▶ _Directions_
What is needed is an exact copy of every record.

(Collected data)
--- START ---

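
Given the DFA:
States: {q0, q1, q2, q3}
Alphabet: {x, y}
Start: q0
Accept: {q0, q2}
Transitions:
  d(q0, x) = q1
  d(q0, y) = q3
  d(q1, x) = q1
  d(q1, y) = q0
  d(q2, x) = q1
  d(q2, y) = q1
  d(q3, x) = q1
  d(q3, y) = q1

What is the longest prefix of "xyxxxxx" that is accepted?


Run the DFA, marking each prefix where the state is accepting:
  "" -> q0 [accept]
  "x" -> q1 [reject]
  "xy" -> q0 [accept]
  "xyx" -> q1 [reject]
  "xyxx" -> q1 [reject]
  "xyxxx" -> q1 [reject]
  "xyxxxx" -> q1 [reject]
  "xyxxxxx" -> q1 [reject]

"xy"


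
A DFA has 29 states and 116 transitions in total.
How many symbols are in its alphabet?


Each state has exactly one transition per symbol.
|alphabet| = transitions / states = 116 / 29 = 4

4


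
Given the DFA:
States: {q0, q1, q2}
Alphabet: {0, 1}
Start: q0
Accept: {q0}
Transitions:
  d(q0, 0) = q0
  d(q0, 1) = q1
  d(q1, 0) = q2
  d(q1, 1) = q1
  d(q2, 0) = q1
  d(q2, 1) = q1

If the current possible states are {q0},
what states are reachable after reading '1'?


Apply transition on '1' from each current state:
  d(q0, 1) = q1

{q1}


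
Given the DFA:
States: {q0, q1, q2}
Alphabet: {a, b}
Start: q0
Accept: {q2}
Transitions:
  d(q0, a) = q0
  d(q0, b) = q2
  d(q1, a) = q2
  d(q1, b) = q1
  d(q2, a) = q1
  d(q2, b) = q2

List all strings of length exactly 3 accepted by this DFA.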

--- END ---

▶ _Written solution_
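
Given the DFA:
States: {q0, q1, q2, q3}
Alphabet: {x, y}
Start: q0
Accept: {q0, q2}
Transitions:
  d(q0, x) = q1
  d(q0, y) = q3
  d(q1, x) = q1
  d(q1, y) = q0
  d(q2, x) = q1
  d(q2, y) = q1
  d(q3, x) = q1
  d(q3, y) = q1

What is the longest prefix of "xyxxxxx" that is accepted?


Run the DFA, marking each prefix where the state is accepting:
  "" -> q0 [accept]
  "x" -> q1 [reject]
  "xy" -> q0 [accept]
  "xyx" -> q1 [reject]
  "xyxx" -> q1 [reject]
  "xyxxx" -> q1 [reject]
  "xyxxxx" -> q1 [reject]
  "xyxxxxx" -> q1 [reject]

"xy"


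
A DFA has 29 states and 116 transitions in total.
How many symbols are in its alphabet?


Each state has exactly one transition per symbol.
|alphabet| = transitions / states = 116 / 29 = 4

4


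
Given the DFA:
States: {q0, q1, q2}
Alphabet: {0, 1}
Start: q0
Accept: {q0}
Transitions:
  d(q0, 0) = q0
  d(q0, 1) = q1
  d(q1, 0) = q2
  d(q1, 1) = q1
  d(q2, 0) = q1
  d(q2, 1) = q1

If the current possible states are {q0},
what states are reachable after reading '1'?


Apply transition on '1' from each current state:
  d(q0, 1) = q1

{q1}


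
Given the DFA:
States: {q0, q1, q2}
Alphabet: {a, b}
Start: q0
Accept: {q2}
Transitions:
  d(q0, a) = q0
  d(q0, b) = q2
  d(q1, a) = q2
  d(q1, b) = q1
  d(q2, a) = q1
  d(q2, b) = q2

List all strings of length exactly 3 accepted by this DFA.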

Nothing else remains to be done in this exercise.